▶ **Work instructions**:
Once you reach the line containing "dotted quarter note, then" in the data below, restate each line word for word up to and including the one containing "quarter → quarter".

(Stored data entries)
* * * * * * * * *
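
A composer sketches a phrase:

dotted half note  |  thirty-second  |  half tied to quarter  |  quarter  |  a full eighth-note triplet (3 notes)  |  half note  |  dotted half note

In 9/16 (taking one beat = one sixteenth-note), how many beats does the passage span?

52.5

One sixteenth-note beat = 2 thirty-second notes.
Express everything in thirty-second notes: dotted half note = 24; thirty-second = 1; half tied to quarter (half + quarter) = 24; quarter = 8; a full eighth-note triplet (3 notes) (three triplet eighths span one quarter) = 8; half note = 16; dotted half note = 24.
Sum: 24 + 1 + 24 + 8 + 8 + 16 + 24 = 105.
105 ÷ 2 = 52.5 beats.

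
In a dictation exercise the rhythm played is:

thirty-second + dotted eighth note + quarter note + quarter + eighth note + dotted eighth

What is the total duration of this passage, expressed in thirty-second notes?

Express everything in thirty-second notes: thirty-second = 1; dotted eighth note = 6; quarter note = 8; quarter = 8; eighth note = 4; dotted eighth = 6.
Adding: 1 + 6 + 8 + 8 + 4 + 6 = 33 thirty-second notes.

33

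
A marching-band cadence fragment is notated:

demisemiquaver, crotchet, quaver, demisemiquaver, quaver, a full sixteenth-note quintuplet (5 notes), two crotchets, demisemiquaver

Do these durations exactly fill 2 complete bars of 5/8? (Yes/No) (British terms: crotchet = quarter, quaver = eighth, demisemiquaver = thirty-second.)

One bar of 5/8 = 20 thirty-second notes, so 2 bars = 40.
In thirty-second notes: demisemiquaver = 1; crotchet = 8; quaver = 4; demisemiquaver = 1; quaver = 4; a full sixteenth-note quintuplet (5 notes) (five quintuplet sixteenths span one quarter) = 8; crotchet = 8; crotchet = 8; demisemiquaver = 1.
Adding: 1 + 8 + 4 + 1 + 4 + 8 + 8 + 8 + 1 = 43.
43 exceeds 40, so the answer is No.

No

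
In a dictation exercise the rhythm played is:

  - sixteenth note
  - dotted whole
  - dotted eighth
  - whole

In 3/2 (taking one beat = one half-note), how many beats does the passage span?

5.5

One half-note beat = 8 sixteenth notes.
Working in sixteenth notes: sixteenth note = 1; dotted whole = 24; dotted eighth = 3; whole = 16.
Altogether 1 + 24 + 3 + 16 = 44.
44 ÷ 8 = 5.5 beats.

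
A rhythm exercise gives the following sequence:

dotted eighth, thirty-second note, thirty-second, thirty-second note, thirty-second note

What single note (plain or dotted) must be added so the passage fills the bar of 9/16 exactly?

quarter note

The bar of 9/16 = 18 thirty-second notes.
Express everything in thirty-second notes: dotted eighth = 6; thirty-second note = 1; thirty-second = 1; thirty-second note = 1; thirty-second note = 1.
Altogether 6 + 1 + 1 + 1 + 1 = 10.
Remaining: 18 − 10 = 8 thirty-second notes, which is a quarter note.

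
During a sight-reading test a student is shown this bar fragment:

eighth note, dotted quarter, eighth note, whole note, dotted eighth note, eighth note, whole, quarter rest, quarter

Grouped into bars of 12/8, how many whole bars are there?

One bar of 12/8 = 24 sixteenth notes.
Express everything in sixteenth notes: eighth note = 2; dotted quarter = 6; eighth note = 2; whole note = 16; dotted eighth note = 3; eighth note = 2; whole = 16; quarter rest = 4; quarter = 4.
Altogether 2 + 6 + 2 + 16 + 3 + 2 + 16 + 4 + 4 = 55.
55 ÷ 24 = 2 complete bars with 7 left over.

2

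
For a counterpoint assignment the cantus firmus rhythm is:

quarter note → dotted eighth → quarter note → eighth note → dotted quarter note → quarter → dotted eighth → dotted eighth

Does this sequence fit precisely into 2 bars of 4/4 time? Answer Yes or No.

One bar of 4/4 = 16 sixteenth notes, so 2 bars = 32.
In sixteenth notes: quarter note = 4; dotted eighth = 3; quarter note = 4; eighth note = 2; dotted quarter note = 6; quarter = 4; dotted eighth = 3; dotted eighth = 3.
Total: 4 + 3 + 4 + 2 + 6 + 4 + 3 + 3 = 29.
29 falls short of 32, so the answer is No.

No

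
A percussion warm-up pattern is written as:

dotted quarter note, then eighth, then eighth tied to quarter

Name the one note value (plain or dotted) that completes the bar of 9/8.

The bar of 9/8 = 9 eighth notes.
Each duration in eighth notes: dotted quarter note = 3; eighth = 1; eighth tied to quarter (eighth + quarter) = 3.
Sum: 3 + 1 + 3 = 7.
Remaining: 9 − 7 = 2 eighth notes, which is a quarter note.

quarter note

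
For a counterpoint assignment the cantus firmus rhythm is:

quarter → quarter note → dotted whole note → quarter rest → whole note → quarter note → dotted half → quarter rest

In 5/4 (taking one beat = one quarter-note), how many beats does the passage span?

One quarter-note beat = 2 eighth notes.
In eighth notes: quarter = 2; quarter note = 2; dotted whole note = 12; quarter rest = 2; whole note = 8; quarter note = 2; dotted half = 6; quarter rest = 2.
Sum: 2 + 2 + 12 + 2 + 8 + 2 + 6 + 2 = 36.
36 ÷ 2 = 18 beats.

18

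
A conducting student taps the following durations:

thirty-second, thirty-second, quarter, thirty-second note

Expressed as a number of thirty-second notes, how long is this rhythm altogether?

Express everything in thirty-second notes: thirty-second = 1; thirty-second = 1; quarter = 8; thirty-second note = 1.
Total: 1 + 1 + 8 + 1 = 11 thirty-second notes.

11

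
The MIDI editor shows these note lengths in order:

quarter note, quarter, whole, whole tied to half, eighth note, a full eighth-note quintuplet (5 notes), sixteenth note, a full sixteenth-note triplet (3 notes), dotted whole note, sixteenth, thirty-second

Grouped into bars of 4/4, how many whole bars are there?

5

One bar of 4/4 = 32 thirty-second notes.
Convert each value to thirty-second notes: quarter note = 8; quarter = 8; whole = 32; whole tied to half (whole + half) = 48; eighth note = 4; a full eighth-note quintuplet (5 notes) (five quintuplet eighths span one half) = 16; sixteenth note = 2; a full sixteenth-note triplet (3 notes) (three triplet sixteenths span one eighth) = 4; dotted whole note = 48; sixteenth = 2; thirty-second = 1.
Adding: 8 + 8 + 32 + 48 + 4 + 16 + 2 + 4 + 48 + 2 + 1 = 173.
173 ÷ 32 = 5 complete bars with 13 left over.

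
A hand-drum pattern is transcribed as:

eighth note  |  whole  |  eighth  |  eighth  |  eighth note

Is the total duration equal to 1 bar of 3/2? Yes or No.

Yes

One bar of 3/2 = 12 eighth notes.
Convert each value to eighth notes: eighth note = 1; whole = 8; eighth = 1; eighth = 1; eighth note = 1.
Altogether 1 + 8 + 1 + 1 + 1 = 12.
12 equals 12, so the answer is Yes.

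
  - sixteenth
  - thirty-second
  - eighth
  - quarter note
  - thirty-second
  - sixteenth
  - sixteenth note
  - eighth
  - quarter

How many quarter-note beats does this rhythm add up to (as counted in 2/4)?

4

One quarter-note beat = 8 thirty-second notes.
Each duration in thirty-second notes: sixteenth = 2; thirty-second = 1; eighth = 4; quarter note = 8; thirty-second = 1; sixteenth = 2; sixteenth note = 2; eighth = 4; quarter = 8.
Altogether 2 + 1 + 4 + 8 + 1 + 2 + 2 + 4 + 8 = 32.
32 ÷ 8 = 4 beats.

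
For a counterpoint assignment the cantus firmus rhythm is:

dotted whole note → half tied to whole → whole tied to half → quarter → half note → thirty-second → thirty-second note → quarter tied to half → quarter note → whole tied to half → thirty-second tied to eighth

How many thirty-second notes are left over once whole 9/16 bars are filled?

One bar of 9/16 = 18 thirty-second notes.
Each duration in thirty-second notes: dotted whole note = 48; half tied to whole (half + whole) = 48; whole tied to half (whole + half) = 48; quarter = 8; half note = 16; thirty-second = 1; thirty-second note = 1; quarter tied to half (quarter + half) = 24; quarter note = 8; whole tied to half (whole + half) = 48; thirty-second tied to eighth (thirty-second + eighth) = 5.
Total: 48 + 48 + 48 + 8 + 16 + 1 + 1 + 24 + 8 + 48 + 5 = 255.
255 ÷ 18 = 14 complete bars with 3 thirty-second notes remaining.

3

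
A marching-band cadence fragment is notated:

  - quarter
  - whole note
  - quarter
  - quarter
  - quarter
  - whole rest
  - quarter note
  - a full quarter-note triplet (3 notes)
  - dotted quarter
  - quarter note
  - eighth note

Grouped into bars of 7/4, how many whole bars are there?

2

One bar of 7/4 = 14 eighth notes.
Working in eighth notes: quarter = 2; whole note = 8; quarter = 2; quarter = 2; quarter = 2; whole rest = 8; quarter note = 2; a full quarter-note triplet (3 notes) (three triplet quarters span one half) = 4; dotted quarter = 3; quarter note = 2; eighth note = 1.
Adding: 2 + 8 + 2 + 2 + 2 + 8 + 2 + 4 + 3 + 2 + 1 = 36.
36 ÷ 14 = 2 complete bars with 8 left over.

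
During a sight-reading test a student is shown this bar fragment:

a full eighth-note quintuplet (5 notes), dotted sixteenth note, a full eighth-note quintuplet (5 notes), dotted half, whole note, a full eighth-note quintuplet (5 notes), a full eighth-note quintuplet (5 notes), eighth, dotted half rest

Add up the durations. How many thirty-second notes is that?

Express everything in thirty-second notes: a full eighth-note quintuplet (5 notes) (five quintuplet eighths span one half) = 16; dotted sixteenth note = 3; a full eighth-note quintuplet (5 notes) (five quintuplet eighths span one half) = 16; dotted half = 24; whole note = 32; a full eighth-note quintuplet (5 notes) (five quintuplet eighths span one half) = 16; a full eighth-note quintuplet (5 notes) (five quintuplet eighths span one half) = 16; eighth = 4; dotted half rest = 24.
Adding: 16 + 3 + 16 + 24 + 32 + 16 + 16 + 4 + 24 = 151 thirty-second notes.

151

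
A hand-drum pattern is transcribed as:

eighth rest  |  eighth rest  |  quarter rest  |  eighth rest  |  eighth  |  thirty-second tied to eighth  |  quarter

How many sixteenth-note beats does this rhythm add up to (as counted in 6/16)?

One sixteenth-note beat = 2 thirty-second notes.
Each duration in thirty-second notes: eighth rest = 4; eighth rest = 4; quarter rest = 8; eighth rest = 4; eighth = 4; thirty-second tied to eighth (thirty-second + eighth) = 5; quarter = 8.
Total: 4 + 4 + 8 + 4 + 4 + 5 + 8 = 37.
37 ÷ 2 = 18.5 beats.

18.5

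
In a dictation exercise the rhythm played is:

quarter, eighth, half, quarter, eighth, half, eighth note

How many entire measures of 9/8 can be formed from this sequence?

One bar of 9/8 = 9 eighth notes.
Working in eighth notes: quarter = 2; eighth = 1; half = 4; quarter = 2; eighth = 1; half = 4; eighth note = 1.
Total: 2 + 1 + 4 + 2 + 1 + 4 + 1 = 15.
15 ÷ 9 = 1 complete bar with 6 left over.

1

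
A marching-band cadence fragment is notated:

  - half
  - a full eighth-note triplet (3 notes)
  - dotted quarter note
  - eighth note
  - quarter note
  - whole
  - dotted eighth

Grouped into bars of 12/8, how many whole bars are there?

1

One bar of 12/8 = 24 sixteenth notes.
Each duration in sixteenth notes: half = 8; a full eighth-note triplet (3 notes) (three triplet eighths span one quarter) = 4; dotted quarter note = 6; eighth note = 2; quarter note = 4; whole = 16; dotted eighth = 3.
Altogether 8 + 4 + 6 + 2 + 4 + 16 + 3 = 43.
43 ÷ 24 = 1 complete bar with 19 left over.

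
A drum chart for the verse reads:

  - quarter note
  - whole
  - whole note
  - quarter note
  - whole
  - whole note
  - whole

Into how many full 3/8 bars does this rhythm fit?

14

One bar of 3/8 = 3 eighth notes.
Each duration in eighth notes: quarter note = 2; whole = 8; whole note = 8; quarter note = 2; whole = 8; whole note = 8; whole = 8.
Adding: 2 + 8 + 8 + 2 + 8 + 8 + 8 = 44.
44 ÷ 3 = 14 complete bars with 2 left over.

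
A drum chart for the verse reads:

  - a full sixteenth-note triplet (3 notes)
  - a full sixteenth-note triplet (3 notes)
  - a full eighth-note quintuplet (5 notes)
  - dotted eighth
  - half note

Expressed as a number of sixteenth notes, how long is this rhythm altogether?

Each duration in sixteenth notes: a full sixteenth-note triplet (3 notes) (three triplet sixteenths span one eighth) = 2; a full sixteenth-note triplet (3 notes) (three triplet sixteenths span one eighth) = 2; a full eighth-note quintuplet (5 notes) (five quintuplet eighths span one half) = 8; dotted eighth = 3; half note = 8.
Adding: 2 + 2 + 8 + 3 + 8 = 23 sixteenth notes.

23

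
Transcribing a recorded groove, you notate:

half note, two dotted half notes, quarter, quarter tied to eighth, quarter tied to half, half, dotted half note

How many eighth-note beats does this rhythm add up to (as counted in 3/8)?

37

One eighth-note beat = 2 sixteenth notes.
Working in sixteenth notes: half note = 8; dotted half note = 12; dotted half note = 12; quarter = 4; quarter tied to eighth (quarter + eighth) = 6; quarter tied to half (quarter + half) = 12; half = 8; dotted half note = 12.
Adding: 8 + 12 + 12 + 4 + 6 + 12 + 8 + 12 = 74.
74 ÷ 2 = 37 beats.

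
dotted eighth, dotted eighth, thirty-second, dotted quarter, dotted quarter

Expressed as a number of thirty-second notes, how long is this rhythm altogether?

Working in thirty-second notes: dotted eighth = 6; dotted eighth = 6; thirty-second = 1; dotted quarter = 12; dotted quarter = 12.
Adding: 6 + 6 + 1 + 12 + 12 = 37 thirty-second notes.

37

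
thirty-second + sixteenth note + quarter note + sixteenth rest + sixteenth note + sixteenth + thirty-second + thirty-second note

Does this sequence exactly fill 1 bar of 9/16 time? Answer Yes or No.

No

One bar of 9/16 = 18 thirty-second notes.
In thirty-second notes: thirty-second = 1; sixteenth note = 2; quarter note = 8; sixteenth rest = 2; sixteenth note = 2; sixteenth = 2; thirty-second = 1; thirty-second note = 1.
Adding: 1 + 2 + 8 + 2 + 2 + 2 + 1 + 1 = 19.
19 exceeds 18, so the answer is No.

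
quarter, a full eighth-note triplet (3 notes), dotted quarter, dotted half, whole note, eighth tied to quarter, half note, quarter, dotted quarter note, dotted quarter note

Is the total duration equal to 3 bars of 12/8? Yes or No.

Yes

One bar of 12/8 = 12 eighth notes, so 3 bars = 36.
Working in eighth notes: quarter = 2; a full eighth-note triplet (3 notes) (three triplet eighths span one quarter) = 2; dotted quarter = 3; dotted half = 6; whole note = 8; eighth tied to quarter (eighth + quarter) = 3; half note = 4; quarter = 2; dotted quarter note = 3; dotted quarter note = 3.
Adding: 2 + 2 + 3 + 6 + 8 + 3 + 4 + 2 + 3 + 3 = 36.
36 equals 36, so the answer is Yes.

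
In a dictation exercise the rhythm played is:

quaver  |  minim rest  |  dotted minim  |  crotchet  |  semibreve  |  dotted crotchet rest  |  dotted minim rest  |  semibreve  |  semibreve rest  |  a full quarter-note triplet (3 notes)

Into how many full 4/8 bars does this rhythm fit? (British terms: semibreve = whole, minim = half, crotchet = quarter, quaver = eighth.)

One bar of 4/8 = 4 eighth notes.
Convert each value to eighth notes: quaver = 1; minim rest = 4; dotted minim = 6; crotchet = 2; semibreve = 8; dotted crotchet rest = 3; dotted minim rest = 6; semibreve = 8; semibreve rest = 8; a full quarter-note triplet (3 notes) (three triplet quarters span one half) = 4.
Total: 1 + 4 + 6 + 2 + 8 + 3 + 6 + 8 + 8 + 4 = 50.
50 ÷ 4 = 12 complete bars with 2 left over.

12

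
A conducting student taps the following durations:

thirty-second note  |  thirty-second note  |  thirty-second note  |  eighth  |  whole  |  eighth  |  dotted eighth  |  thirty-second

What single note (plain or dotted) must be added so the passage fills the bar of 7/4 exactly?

The bar of 7/4 = 56 thirty-second notes.
Express everything in thirty-second notes: thirty-second note = 1; thirty-second note = 1; thirty-second note = 1; eighth = 4; whole = 32; eighth = 4; dotted eighth = 6; thirty-second = 1.
Sum: 1 + 1 + 1 + 4 + 32 + 4 + 6 + 1 = 50.
Remaining: 56 − 50 = 6 thirty-second notes, which is a dotted eighth note.

dotted eighth note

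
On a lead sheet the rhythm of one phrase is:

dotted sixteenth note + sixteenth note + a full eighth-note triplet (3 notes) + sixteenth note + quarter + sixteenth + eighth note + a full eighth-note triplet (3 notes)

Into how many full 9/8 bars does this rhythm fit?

One bar of 9/8 = 36 thirty-second notes.
Convert each value to thirty-second notes: dotted sixteenth note = 3; sixteenth note = 2; a full eighth-note triplet (3 notes) (three triplet eighths span one quarter) = 8; sixteenth note = 2; quarter = 8; sixteenth = 2; eighth note = 4; a full eighth-note triplet (3 notes) (three triplet eighths span one quarter) = 8.
Adding: 3 + 2 + 8 + 2 + 8 + 2 + 4 + 8 = 37.
37 ÷ 36 = 1 complete bar with 1 left over.

1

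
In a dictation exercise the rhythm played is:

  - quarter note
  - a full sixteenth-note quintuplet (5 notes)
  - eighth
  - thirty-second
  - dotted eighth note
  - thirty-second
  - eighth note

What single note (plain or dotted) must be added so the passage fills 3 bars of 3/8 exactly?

eighth note

3 bars of 3/8 = 36 thirty-second notes.
In thirty-second notes: quarter note = 8; a full sixteenth-note quintuplet (5 notes) (five quintuplet sixteenths span one quarter) = 8; eighth = 4; thirty-second = 1; dotted eighth note = 6; thirty-second = 1; eighth note = 4.
Adding: 8 + 8 + 4 + 1 + 6 + 1 + 4 = 32.
Remaining: 36 − 32 = 4 thirty-second notes, which is a eighth note.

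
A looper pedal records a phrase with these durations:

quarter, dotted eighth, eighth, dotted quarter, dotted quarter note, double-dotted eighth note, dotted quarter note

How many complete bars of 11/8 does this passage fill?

One bar of 11/8 = 44 thirty-second notes.
In thirty-second notes: quarter = 8; dotted eighth = 6; eighth = 4; dotted quarter = 12; dotted quarter note = 12; double-dotted eighth note = 7; dotted quarter note = 12.
Total: 8 + 6 + 4 + 12 + 12 + 7 + 12 = 61.
61 ÷ 44 = 1 complete bar with 17 left over.

1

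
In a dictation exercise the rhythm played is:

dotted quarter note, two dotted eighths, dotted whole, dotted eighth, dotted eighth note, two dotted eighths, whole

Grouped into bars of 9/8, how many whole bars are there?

One bar of 9/8 = 18 sixteenth notes.
In sixteenth notes: dotted quarter note = 6; dotted eighth = 3; dotted eighth = 3; dotted whole = 24; dotted eighth = 3; dotted eighth note = 3; dotted eighth = 3; dotted eighth = 3; whole = 16.
Sum: 6 + 3 + 3 + 24 + 3 + 3 + 3 + 3 + 16 = 64.
64 ÷ 18 = 3 complete bars with 10 left over.

3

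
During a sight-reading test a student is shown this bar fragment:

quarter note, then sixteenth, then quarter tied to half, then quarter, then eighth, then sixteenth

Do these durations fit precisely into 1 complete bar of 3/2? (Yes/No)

Yes

One bar of 3/2 = 24 sixteenth notes.
Each duration in sixteenth notes: quarter note = 4; sixteenth = 1; quarter tied to half (quarter + half) = 12; quarter = 4; eighth = 2; sixteenth = 1.
Total: 4 + 1 + 12 + 4 + 2 + 1 = 24.
24 equals 24, so the answer is Yes.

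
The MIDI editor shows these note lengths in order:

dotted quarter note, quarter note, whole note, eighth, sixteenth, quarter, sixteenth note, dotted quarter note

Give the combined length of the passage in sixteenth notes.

Each duration in sixteenth notes: dotted quarter note = 6; quarter note = 4; whole note = 16; eighth = 2; sixteenth = 1; quarter = 4; sixteenth note = 1; dotted quarter note = 6.
Sum: 6 + 4 + 16 + 2 + 1 + 4 + 1 + 6 = 40 sixteenth notes.

40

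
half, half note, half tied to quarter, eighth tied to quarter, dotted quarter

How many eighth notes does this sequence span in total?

Convert each value to eighth notes: half = 4; half note = 4; half tied to quarter (half + quarter) = 6; eighth tied to quarter (eighth + quarter) = 3; dotted quarter = 3.
Sum: 4 + 4 + 6 + 3 + 3 = 20 eighth notes.

20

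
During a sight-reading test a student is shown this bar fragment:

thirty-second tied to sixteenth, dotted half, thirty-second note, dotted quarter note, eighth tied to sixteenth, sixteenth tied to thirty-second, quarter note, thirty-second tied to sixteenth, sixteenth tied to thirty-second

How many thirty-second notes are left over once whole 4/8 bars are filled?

One bar of 4/8 = 16 thirty-second notes.
Working in thirty-second notes: thirty-second tied to sixteenth (thirty-second + sixteenth) = 3; dotted half = 24; thirty-second note = 1; dotted quarter note = 12; eighth tied to sixteenth (eighth + sixteenth) = 6; sixteenth tied to thirty-second (sixteenth + thirty-second) = 3; quarter note = 8; thirty-second tied to sixteenth (thirty-second + sixteenth) = 3; sixteenth tied to thirty-second (sixteenth + thirty-second) = 3.
Total: 3 + 24 + 1 + 12 + 6 + 3 + 8 + 3 + 3 = 63.
63 ÷ 16 = 3 complete bars with 15 thirty-second notes remaining.

15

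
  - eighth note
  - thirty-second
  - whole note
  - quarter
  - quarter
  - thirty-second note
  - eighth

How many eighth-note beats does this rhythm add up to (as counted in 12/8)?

One eighth-note beat = 4 thirty-second notes.
Each duration in thirty-second notes: eighth note = 4; thirty-second = 1; whole note = 32; quarter = 8; quarter = 8; thirty-second note = 1; eighth = 4.
Sum: 4 + 1 + 32 + 8 + 8 + 1 + 4 = 58.
58 ÷ 4 = 14.5 beats.

14.5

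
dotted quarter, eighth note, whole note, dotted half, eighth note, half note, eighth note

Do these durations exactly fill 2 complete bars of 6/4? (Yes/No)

One bar of 6/4 = 12 eighth notes, so 2 bars = 24.
Express everything in eighth notes: dotted quarter = 3; eighth note = 1; whole note = 8; dotted half = 6; eighth note = 1; half note = 4; eighth note = 1.
Sum: 3 + 1 + 8 + 6 + 1 + 4 + 1 = 24.
24 equals 24, so the answer is Yes.

Yes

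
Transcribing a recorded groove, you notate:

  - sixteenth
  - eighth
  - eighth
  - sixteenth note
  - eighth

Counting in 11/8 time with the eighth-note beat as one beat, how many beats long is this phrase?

One eighth-note beat = 2 sixteenth notes.
Working in sixteenth notes: sixteenth = 1; eighth = 2; eighth = 2; sixteenth note = 1; eighth = 2.
Sum: 1 + 2 + 2 + 1 + 2 = 8.
8 ÷ 2 = 4 beats.

4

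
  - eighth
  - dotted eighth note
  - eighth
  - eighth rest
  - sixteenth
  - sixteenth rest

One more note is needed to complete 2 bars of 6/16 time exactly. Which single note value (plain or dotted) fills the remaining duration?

2 bars of 6/16 = 12 sixteenth notes.
Each duration in sixteenth notes: eighth = 2; dotted eighth note = 3; eighth = 2; eighth rest = 2; sixteenth = 1; sixteenth rest = 1.
Total: 2 + 3 + 2 + 2 + 1 + 1 = 11.
Remaining: 12 − 11 = 1 sixteenth note, which is a sixteenth note.

sixteenth note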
* * * * * * * * *
▶ **Written answer**:
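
dotted quarter note, then eighth, then eighth tied to quarter

Name the one note value (plain or dotted) that completes the bar of 9/8.

The bar of 9/8 = 9 eighth notes.
Each duration in eighth notes: dotted quarter note = 3; eighth = 1; eighth tied to quarter (eighth + quarter) = 3.
Sum: 3 + 1 + 3 = 7.
Remaining: 9 − 7 = 2 eighth notes, which is a quarter note.

quarter note

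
For a counterpoint assignment the cantus firmus rhythm is:

quarter → quarter note → dotted whole note → quarter rest → whole note → quarter note → dotted half → quarter rest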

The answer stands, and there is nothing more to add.